Of all the lines in the entries below, give again exactly those starting at the line containing "940 mm² (compression)." and ending at the line containing "f'_c = 4600 psi, f_y = 40 ksi", both ends included, and no others.

*** Opening of Input for this task ***

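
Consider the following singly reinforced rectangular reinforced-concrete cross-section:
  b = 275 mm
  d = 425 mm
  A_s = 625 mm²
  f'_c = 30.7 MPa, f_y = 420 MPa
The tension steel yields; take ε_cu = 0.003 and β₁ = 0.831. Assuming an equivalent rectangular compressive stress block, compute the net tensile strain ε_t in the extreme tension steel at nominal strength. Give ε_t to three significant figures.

a = A_s f_y/(0.85 f'_c b) = 36.58 mm.
β₁ = 0.831, so c = a/β₁ = 36.58/0.831 = 44.02 mm.
From the linear strain diagram with ε_cu = 0.003: ε_t = 0.003 (d − c)/c = 0.003 × (425 − 44.02)/44.02 = 0.0260.
Since ε_t ≥ 0.005, the section is tension-controlled.

ε_t ≈ 0.0260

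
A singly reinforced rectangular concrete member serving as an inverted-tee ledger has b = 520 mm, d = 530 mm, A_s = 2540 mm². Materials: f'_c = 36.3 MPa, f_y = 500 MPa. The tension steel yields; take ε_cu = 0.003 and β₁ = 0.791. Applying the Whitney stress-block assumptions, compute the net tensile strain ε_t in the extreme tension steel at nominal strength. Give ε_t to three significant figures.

ε_t ≈ 0.0129

a = A_s f_y/(0.85 f'_c b) = 79.15 mm.
β₁ = 0.791, so c = a/β₁ = 79.15/0.791 = 100.06 mm.
From the linear strain diagram with ε_cu = 0.003: ε_t = 0.003 (d − c)/c = 0.003 × (530 − 100.06)/100.06 = 0.0129.
Since ε_t ≥ 0.005, the section is tension-controlled.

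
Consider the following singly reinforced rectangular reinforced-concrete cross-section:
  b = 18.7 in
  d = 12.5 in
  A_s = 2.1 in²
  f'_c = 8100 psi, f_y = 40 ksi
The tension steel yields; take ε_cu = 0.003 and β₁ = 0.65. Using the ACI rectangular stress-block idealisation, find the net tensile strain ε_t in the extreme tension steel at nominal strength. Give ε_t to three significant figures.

a = A_s f_y/(0.85 f'_c b) = 0.652 in.
β₁ = 0.65, so c = a/β₁ = 0.652/0.65 = 1.003 in.
From the linear strain diagram with ε_cu = 0.003: ε_t = 0.003 (d − c)/c = 0.003 × (12.5 − 1.003)/1.003 = 0.0344.
Since ε_t ≥ 0.005, the section is tension-controlled.

ε_t ≈ 0.0344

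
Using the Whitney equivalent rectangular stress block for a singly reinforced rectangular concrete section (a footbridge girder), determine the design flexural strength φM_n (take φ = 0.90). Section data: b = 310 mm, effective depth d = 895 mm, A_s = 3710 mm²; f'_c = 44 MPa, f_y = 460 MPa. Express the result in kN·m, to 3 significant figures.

T = A_s f_y = 3710 × 460 = 1706600 N = 1706.6 kN.
From C = T: a = T/(0.85 f'_c b) = 1706600/(0.85 × 44 × 310) = 147.20 mm.
M_n = T(d − a/2) = 1706.6 kN × (895 − 73.6) mm = 1401.80 kN·m.
φM_n = 0.90 × 1401.80 = 1261.62 kN·m.

φM_n ≈ 1260 kN·m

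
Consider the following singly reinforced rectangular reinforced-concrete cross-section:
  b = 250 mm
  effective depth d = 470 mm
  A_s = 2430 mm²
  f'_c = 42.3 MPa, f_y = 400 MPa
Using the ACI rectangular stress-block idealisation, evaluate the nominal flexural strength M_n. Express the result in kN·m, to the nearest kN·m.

M_n ≈ 404 kN·m

T = A_s f_y = 2430 × 400 = 972000 N = 972 kN.
From C = T: a = T/(0.85 f'_c b) = 972000/(0.85 × 42.3 × 250) = 108.14 mm.
M_n = T(d − a/2) = 972 kN × (470 − 54.07) mm = 404.28 kN·m.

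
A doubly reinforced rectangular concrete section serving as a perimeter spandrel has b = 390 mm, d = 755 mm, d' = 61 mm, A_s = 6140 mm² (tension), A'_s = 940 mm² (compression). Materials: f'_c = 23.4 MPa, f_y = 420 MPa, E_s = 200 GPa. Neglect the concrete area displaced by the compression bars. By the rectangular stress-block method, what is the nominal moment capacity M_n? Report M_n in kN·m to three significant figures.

M_n ≈ 1620 kN·m

Assume both tension and compression steel yield.
Net tension couple steel: A_s − A'_s = 5200 mm².
a = (A_s − A'_s) f_y / (0.85 f'_c b) = 2184000/(0.85 × 23.4 × 390) = 281.55 mm.
c = a/β₁ = 281.55/0.85 = 331.24 mm; ε'_s = 0.003(c − d')/c = 0.0024 ≥ f_y/E_s = 0.0021, so compression steel does yield.
M_n = (A_s − A'_s) f_y (d − a/2) + A'_s f_y (d − d') = [2184000 × (755 − 140.775) + 394800 × (755 − 61)] × 10⁻⁶ = 1341.47 + 273.99 = 1615.46 kN·m.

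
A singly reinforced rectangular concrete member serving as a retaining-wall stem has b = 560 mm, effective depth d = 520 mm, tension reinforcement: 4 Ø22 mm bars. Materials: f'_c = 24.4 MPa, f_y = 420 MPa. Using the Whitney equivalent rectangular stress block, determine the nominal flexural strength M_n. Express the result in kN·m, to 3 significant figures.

M_n ≈ 314 kN·m

A_s = 4 × 380 = 1520 mm².
T = A_s f_y = 1520 × 420 = 638400 N = 638.4 kN.
From C = T: a = T/(0.85 f'_c b) = 638400/(0.85 × 24.4 × 560) = 54.97 mm.
M_n = T(d − a/2) = 638.4 kN × (520 − 27.485) mm = 314.42 kN·m.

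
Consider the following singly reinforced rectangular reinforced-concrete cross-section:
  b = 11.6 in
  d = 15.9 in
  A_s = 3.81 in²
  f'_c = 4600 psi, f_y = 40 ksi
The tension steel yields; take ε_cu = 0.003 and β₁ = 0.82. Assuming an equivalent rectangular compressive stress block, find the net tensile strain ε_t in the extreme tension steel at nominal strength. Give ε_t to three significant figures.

ε_t ≈ 0.00864

a = A_s f_y/(0.85 f'_c b) = 3.360 in.
β₁ = 0.82, so c = a/β₁ = 3.360/0.82 = 4.098 in.
From the linear strain diagram with ε_cu = 0.003: ε_t = 0.003 (d − c)/c = 0.003 × (15.9 − 4.098)/4.098 = 0.00864.
Since ε_t ≥ 0.005, the section is tension-controlled.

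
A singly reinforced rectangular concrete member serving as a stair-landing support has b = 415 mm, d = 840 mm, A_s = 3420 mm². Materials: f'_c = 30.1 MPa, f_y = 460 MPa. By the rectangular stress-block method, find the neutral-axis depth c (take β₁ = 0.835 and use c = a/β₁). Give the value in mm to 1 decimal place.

c ≈ 177.4 mm

T = A_s f_y = 3420 × 460 = 1573200 N = 1573.2 kN.
Setting C = 0.85 f'_c a b equal to T: a = 1573200/(0.85 × 30.1 × 415) = 148.167 mm.
With β₁ = 0.835, c = a/β₁ = 148.167/0.835 = 177.4 mm.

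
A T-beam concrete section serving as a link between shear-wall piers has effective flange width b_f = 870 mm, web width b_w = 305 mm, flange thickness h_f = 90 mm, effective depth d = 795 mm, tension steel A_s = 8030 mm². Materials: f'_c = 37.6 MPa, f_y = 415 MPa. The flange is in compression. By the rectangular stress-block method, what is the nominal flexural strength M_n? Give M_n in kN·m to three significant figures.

Tension: T = A_s f_y = 8030 × 415 = 3332450 N.
Try a within the flange: a = T/(0.85 f'_c b_f) = 3332450/(0.85 × 37.6 × 870) = 119.85 mm.
a = 119.85 > h_f = 90 mm: the block extends into the web. Split into flange-overhang and web parts.
C_f = 0.85 f'_c (b_f − b_w) h_f = 0.85 × 37.6 × (870 − 305) × 90 = 1625166 N.
Remaining web compression depth: a_w = (T − C_f)/(0.85 f'_c b_w) = (3332450 − 1625166)/(0.85 × 37.6 × 305) = 175.15 mm.
M_n = C_f(d − h_f/2) + (T − C_f)(d − a_w/2) = 1625166 × (795 − 45) + 1707284 × (795 − 87.575) = 1218.87 + 1207.78 = 2426.65 × 10⁶ N·mm.
M_n = 2426.65 kN·m.

M_n ≈ 2430 kN·m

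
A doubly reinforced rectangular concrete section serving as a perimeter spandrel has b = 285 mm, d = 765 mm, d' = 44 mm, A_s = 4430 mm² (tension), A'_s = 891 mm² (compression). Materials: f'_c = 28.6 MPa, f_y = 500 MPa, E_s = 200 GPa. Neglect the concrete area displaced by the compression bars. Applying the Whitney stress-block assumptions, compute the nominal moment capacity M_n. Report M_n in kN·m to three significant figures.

Assume both tension and compression steel yield.
Net tension couple steel: A_s − A'_s = 3539 mm².
a = (A_s − A'_s) f_y / (0.85 f'_c b) = 1769500/(0.85 × 28.6 × 285) = 255.40 mm.
c = a/β₁ = 255.40/0.846 = 301.89 mm; ε'_s = 0.003(c − d')/c = 0.0026 ≥ f_y/E_s = 0.0025, so compression steel does yield.
M_n = (A_s − A'_s) f_y (d − a/2) + A'_s f_y (d − d') = [1769500 × (765 − 127.7) + 445500 × (765 − 44)] × 10⁻⁶ = 1127.70 + 321.21 = 1448.91 kN·m.

M_n ≈ 1450 kN·m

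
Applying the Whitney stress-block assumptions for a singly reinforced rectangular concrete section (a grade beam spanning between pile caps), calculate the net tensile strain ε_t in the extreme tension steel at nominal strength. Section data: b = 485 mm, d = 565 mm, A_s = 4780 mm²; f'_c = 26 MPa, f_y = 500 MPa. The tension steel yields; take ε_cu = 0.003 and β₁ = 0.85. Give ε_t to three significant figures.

a = A_s f_y/(0.85 f'_c b) = 222.98 mm.
β₁ = 0.85, so c = a/β₁ = 222.98/0.85 = 262.33 mm.
From the linear strain diagram with ε_cu = 0.003: ε_t = 0.003 (d − c)/c = 0.003 × (565 − 262.33)/262.33 = 0.00346.
ε_t < 0.004 — the section is over-reinforced for flexure under ACI limits.

ε_t ≈ 0.00346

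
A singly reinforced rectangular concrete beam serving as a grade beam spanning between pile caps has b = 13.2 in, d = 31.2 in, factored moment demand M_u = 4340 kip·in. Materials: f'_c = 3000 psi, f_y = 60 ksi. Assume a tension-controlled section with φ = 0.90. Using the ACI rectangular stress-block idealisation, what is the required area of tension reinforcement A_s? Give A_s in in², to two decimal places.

A_s ≈ 2.80 in²

M_n = M_u/φ = 4340/0.90 = 4822.22 kip·in.
From M_n = 0.85 f'_c a b (d − a/2):
a = d − √(d² − 2M_n/(0.85 f'_c b)) = 31.2 − √(31.2² − 2 × 4822.22/(0.85 × 3 × 13.2)) = 4.991 in.
A_s = 0.85 f'_c a b / f_y = 0.85 × 3 × 4.991 × 13.2 / 60 = 2.800 in².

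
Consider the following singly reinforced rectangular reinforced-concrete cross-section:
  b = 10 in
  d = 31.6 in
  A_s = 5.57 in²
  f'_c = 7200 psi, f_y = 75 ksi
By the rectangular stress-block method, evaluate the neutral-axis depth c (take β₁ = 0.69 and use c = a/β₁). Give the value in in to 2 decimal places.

T = A_s f_y = 5.57 × 75 = 417.75 kips.
a = T/(0.85 f'_c b) = 417.75/(0.85 × 7.2 × 10) = 6.8260 in.
With β₁ = 0.69, c = a/β₁ = 6.8260/0.69 = 9.89 in.

c ≈ 9.89 in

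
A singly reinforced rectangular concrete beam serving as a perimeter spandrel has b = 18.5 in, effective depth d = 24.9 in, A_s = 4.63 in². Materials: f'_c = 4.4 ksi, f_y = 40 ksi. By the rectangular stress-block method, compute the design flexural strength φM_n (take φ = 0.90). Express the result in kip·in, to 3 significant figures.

φM_n ≈ 3930 kip·in

T = A_s f_y = 4.63 × 40 = 185.2 kips.
a = T/(0.85 f'_c b) = 185.2/(0.85 × 4.4 × 18.5) = 2.677 in.
M_n = T(d − a/2) = 185.2 × (24.9 − 1.3385) = 4363.6 kip·in.
φM_n = 0.90 × 4363.6 = 3927.2 kip·in.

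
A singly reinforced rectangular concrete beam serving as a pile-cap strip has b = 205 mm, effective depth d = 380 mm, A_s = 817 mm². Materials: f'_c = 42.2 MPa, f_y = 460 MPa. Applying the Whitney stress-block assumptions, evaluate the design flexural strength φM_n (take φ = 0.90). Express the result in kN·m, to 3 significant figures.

T = A_s f_y = 817 × 460 = 375820 N = 375.82 kN.
From C = T: a = T/(0.85 f'_c b) = 375820/(0.85 × 42.2 × 205) = 51.11 mm.
M_n = T(d − a/2) = 375.82 kN × (380 − 25.555) mm = 133.21 kN·m.
φM_n = 0.90 × 133.21 = 119.89 kN·m.

φM_n ≈ 120 kN·m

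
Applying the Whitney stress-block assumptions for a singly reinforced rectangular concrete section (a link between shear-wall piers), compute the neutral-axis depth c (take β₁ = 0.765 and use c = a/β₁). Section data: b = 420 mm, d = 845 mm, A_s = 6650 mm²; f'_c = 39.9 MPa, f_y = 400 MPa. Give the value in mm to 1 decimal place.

T = A_s f_y = 6650 × 400 = 2660000 N = 2660 kN.
Setting C = 0.85 f'_c a b equal to T: a = 2660000/(0.85 × 39.9 × 420) = 186.741 mm.
With β₁ = 0.765, c = a/β₁ = 186.741/0.765 = 244.1 mm.

c ≈ 244.1 mm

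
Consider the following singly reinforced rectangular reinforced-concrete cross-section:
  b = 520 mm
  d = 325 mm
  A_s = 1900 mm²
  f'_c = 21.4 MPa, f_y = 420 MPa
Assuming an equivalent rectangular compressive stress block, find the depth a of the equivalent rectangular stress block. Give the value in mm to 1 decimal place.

a ≈ 84.4 mm

T = A_s f_y = 1900 × 420 = 798000 N = 798 kN.
Setting C = 0.85 f'_c a b equal to T: a = 798000/(0.85 × 21.4 × 520) = 84.4 mm.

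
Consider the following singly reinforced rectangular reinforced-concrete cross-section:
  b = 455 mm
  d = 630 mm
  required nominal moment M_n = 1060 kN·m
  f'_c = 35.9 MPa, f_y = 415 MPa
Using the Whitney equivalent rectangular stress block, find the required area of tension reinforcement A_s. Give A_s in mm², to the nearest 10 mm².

With M_n = 0.85 f'_c a b (d − a/2), solve the quadratic for a:
a = d − √(d² − 2M_n/(0.85 f'_c b)) = 630 − √(630² − 2 × 1060×10⁶/(0.85 × 35.9 × 455)) = 135.82 mm.
A_s = 0.85 f'_c a b / f_y = 0.85 × 35.9 × 135.82 × 455 / 415 = 4544.0 mm².

A_s ≈ 4540 mm²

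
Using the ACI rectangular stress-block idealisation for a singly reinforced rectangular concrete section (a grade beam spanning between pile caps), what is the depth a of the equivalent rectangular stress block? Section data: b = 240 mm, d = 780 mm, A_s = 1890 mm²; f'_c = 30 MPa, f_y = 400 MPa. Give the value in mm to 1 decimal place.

a ≈ 123.5 mm

T = A_s f_y = 1890 × 400 = 756000 N = 756 kN.
Setting C = 0.85 f'_c a b equal to T: a = 756000/(0.85 × 30 × 240) = 123.5 mm.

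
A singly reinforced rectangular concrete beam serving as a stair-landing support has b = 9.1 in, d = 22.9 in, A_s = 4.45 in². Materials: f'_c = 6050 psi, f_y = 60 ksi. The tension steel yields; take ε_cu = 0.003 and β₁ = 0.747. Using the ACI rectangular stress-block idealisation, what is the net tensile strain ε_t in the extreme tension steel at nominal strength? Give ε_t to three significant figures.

ε_t ≈ 0.00599

a = A_s f_y/(0.85 f'_c b) = 5.706 in.
β₁ = 0.747, so c = a/β₁ = 5.706/0.747 = 7.639 in.
From the linear strain diagram with ε_cu = 0.003: ε_t = 0.003 (d − c)/c = 0.003 × (22.9 − 7.639)/7.639 = 0.00599.
Since ε_t ≥ 0.005, the section is tension-controlled.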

*** Close of Input for this task ***

> Response to this task:
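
A doubly reinforced rectangular concrete section serving as a perimeter spandrel has b = 390 mm, d = 755 mm, d' = 61 mm, A_s = 6140 mm² (tension), A'_s = 940 mm² (compression). Materials: f'_c = 23.4 MPa, f_y = 420 MPa, E_s = 200 GPa. Neglect the concrete area displaced by the compression bars. By the rectangular stress-block method, what is the nominal moment capacity M_n? Report M_n in kN·m to three significant figures.

M_n ≈ 1620 kN·m

Assume both tension and compression steel yield.
Net tension couple steel: A_s − A'_s = 5200 mm².
a = (A_s − A'_s) f_y / (0.85 f'_c b) = 2184000/(0.85 × 23.4 × 390) = 281.55 mm.
c = a/β₁ = 281.55/0.85 = 331.24 mm; ε'_s = 0.003(c − d')/c = 0.0024 ≥ f_y/E_s = 0.0021, so compression steel does yield.
M_n = (A_s − A'_s) f_y (d − a/2) + A'_s f_y (d − d') = [2184000 × (755 − 140.775) + 394800 × (755 − 61)] × 10⁻⁶ = 1341.47 + 273.99 = 1615.46 kN·m.

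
A singly reinforced rectangular concrete member serving as a retaining-wall stem has b = 560 mm, effective depth d = 520 mm, tension reinforcement: 4 Ø22 mm bars. Materials: f'_c = 24.4 MPa, f_y = 420 MPa. Using the Whitney equivalent rectangular stress block, determine the nominal flexural strength M_n. Express the result in kN·m, to 3 significant figures.

M_n ≈ 314 kN·m

A_s = 4 × 380 = 1520 mm².
T = A_s f_y = 1520 × 420 = 638400 N = 638.4 kN.
From C = T: a = T/(0.85 f'_c b) = 638400/(0.85 × 24.4 × 560) = 54.97 mm.
M_n = T(d − a/2) = 638.4 kN × (520 − 27.485) mm = 314.42 kN·m.

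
Consider the following singly reinforced rectangular reinforced-concrete cross-section:
  b = 11.6 in
  d = 15.9 in
  A_s = 3.81 in²
  f'_c = 4600 psi, f_y = 40 ksi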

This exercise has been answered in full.